Items from a data source:

□ □ □ □ □

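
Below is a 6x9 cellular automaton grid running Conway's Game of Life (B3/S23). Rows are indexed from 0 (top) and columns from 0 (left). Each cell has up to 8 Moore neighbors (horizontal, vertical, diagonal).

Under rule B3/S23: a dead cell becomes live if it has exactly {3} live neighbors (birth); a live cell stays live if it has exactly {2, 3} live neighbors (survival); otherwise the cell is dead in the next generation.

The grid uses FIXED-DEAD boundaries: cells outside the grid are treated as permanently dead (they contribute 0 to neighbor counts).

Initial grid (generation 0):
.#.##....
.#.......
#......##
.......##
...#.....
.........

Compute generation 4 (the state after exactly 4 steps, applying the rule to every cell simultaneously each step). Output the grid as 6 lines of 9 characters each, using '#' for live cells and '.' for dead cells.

Simulating step by step:
Generation 0 (given above): 10 live cells
Generation 1: 8 live cells
..#......
###......
.......##
.......##
.........
.........
Generation 2: 8 live cells
..#......
.##......
.#.....##
.......##
.........
.........
Generation 3: 10 live cells
.##......
.##......
.##....##
.......##
.........
.........
Generation 4: 10 live cells
(generation 4 grid is the final answer)

Answer: .##......
#..#.....
.##....##
.......##
.........
.........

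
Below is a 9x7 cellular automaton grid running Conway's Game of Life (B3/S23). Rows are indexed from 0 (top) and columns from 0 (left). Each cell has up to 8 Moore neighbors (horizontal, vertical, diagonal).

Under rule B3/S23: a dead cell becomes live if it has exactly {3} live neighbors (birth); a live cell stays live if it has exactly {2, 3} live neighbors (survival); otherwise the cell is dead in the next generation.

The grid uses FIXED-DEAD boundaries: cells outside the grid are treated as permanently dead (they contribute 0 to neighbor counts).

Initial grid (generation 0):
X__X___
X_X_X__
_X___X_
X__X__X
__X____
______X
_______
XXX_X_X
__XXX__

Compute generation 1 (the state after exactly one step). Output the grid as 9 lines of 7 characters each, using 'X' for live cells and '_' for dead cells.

Simulating step by step:
Generation 0 (given above): 20 live cells
Generation 1: 23 live cells
(generation 1 grid is the final answer)

Answer: _X_X___
X_XXX__
XXXXXX_
_XX____
_______
_______
_X___X_
_XX_XX_
__X_XX_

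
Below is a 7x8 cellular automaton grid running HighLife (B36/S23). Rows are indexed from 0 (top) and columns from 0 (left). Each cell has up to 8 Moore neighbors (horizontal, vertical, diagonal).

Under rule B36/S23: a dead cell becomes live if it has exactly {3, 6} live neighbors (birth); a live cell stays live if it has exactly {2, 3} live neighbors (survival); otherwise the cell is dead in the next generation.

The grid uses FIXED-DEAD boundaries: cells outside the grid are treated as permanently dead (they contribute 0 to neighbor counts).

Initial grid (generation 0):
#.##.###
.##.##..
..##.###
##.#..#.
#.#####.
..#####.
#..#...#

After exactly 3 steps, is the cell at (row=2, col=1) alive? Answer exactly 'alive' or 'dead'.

Simulating step by step:
Generation 0 (given above): 33 live cells
Generation 1: 18 live cells
..##.##.
...#....
#......#
#.#.##..
#......#
.......#
..##.##.
Generation 2: 16 live cells
..###...
..###.#.
.#.##...
#.....#.
.#....#.
.......#
......#.
Generation 3: 14 live cells
..#.##..
.#......
.#..#...
###..#..
......##
......##
........

Cell (2,1) at generation 3: 1 -> alive

Answer: alive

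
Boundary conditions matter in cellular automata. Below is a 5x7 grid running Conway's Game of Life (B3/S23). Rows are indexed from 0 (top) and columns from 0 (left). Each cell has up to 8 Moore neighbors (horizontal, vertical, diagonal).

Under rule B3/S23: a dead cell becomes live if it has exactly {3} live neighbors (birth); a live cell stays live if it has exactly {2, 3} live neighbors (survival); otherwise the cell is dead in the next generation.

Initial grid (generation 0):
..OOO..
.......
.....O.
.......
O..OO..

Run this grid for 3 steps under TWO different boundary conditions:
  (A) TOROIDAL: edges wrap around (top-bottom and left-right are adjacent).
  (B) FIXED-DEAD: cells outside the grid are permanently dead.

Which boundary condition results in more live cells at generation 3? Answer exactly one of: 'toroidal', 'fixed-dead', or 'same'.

Answer: fixed-dead

Derivation:
Under TOROIDAL boundary, generation 3:
.......
..O....
..O....
...O.O.
.....O.
Population = 5

Under FIXED-DEAD boundary, generation 3:
...OO..
..O..O.
...OO..
.......
.......
Population = 6

Comparison: toroidal=5, fixed-dead=6 -> fixed-dead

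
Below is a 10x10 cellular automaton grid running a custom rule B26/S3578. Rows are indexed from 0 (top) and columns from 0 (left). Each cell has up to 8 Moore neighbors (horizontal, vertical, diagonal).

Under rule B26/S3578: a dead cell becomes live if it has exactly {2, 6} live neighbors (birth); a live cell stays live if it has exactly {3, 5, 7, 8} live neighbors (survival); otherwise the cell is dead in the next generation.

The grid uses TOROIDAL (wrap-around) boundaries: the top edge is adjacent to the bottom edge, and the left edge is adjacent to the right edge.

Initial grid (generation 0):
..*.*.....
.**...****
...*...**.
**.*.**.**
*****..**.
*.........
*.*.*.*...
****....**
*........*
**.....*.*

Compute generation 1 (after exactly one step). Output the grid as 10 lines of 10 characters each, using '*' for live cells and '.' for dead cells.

Answer: ..*..*....
*.*.**....
.........*
..*...****
**.**..***
**....*.*.
.**..*.**.
******.*.*
**.*...*..
.***.....*

Derivation:
Simulating step by step:
Generation 0 (given above): 42 live cells
Generation 1: 44 live cells
(generation 1 grid is the final answer)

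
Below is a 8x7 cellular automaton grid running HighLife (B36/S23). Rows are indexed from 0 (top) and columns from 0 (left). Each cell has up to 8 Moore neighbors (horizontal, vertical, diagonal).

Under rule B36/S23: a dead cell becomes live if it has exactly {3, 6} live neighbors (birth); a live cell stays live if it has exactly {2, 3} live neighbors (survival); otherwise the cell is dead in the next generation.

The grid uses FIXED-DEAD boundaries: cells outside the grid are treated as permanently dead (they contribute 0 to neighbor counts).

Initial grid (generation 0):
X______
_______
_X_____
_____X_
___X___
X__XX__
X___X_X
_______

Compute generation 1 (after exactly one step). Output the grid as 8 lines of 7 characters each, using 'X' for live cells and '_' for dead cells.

Simulating step by step:
Generation 0 (given above): 10 live cells
Generation 1: 7 live cells
(generation 1 grid is the final answer)

Answer: _______
_______
_______
_______
___X___
___XXX_
___XXX_
_______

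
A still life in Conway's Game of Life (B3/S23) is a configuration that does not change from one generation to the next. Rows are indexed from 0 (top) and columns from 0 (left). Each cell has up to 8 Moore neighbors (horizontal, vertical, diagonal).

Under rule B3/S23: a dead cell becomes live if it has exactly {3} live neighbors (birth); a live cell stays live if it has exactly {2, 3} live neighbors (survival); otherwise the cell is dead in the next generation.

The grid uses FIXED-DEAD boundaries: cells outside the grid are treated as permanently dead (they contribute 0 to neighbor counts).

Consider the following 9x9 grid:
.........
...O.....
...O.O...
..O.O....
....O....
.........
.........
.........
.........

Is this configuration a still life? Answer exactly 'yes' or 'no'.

Answer: no

Derivation:
Compute generation 1 and compare to generation 0 (given above):
Generation 1:
.........
....O....
..OO.....
....OO...
...O.....
.........
.........
.........
.........
Cell (1,3) differs: gen0=1 vs gen1=0 -> NOT a still life.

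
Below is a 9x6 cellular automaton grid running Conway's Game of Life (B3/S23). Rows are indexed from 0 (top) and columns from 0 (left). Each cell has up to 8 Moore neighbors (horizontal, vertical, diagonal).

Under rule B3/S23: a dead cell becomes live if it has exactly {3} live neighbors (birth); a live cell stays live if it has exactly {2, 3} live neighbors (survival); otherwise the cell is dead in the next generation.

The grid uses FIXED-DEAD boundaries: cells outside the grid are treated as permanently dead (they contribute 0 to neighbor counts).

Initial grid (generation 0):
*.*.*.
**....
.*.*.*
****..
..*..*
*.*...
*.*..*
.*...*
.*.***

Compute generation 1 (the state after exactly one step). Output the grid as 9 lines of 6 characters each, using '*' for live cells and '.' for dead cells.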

□ □ □ □ □

▶ **ABOUT THIS EXERCISE**
A complete answer reproduces every line of the records in which the word "around" occurs.

▶ **PROBLEM SOLUTION**
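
  (A) TOROIDAL: edges wrap around (top-bottom and left-right are adjacent).
The grid uses TOROIDAL (wrap-around) boundaries: the top edge is adjacent to the bottom edge, and the left edge is adjacent to the right edge.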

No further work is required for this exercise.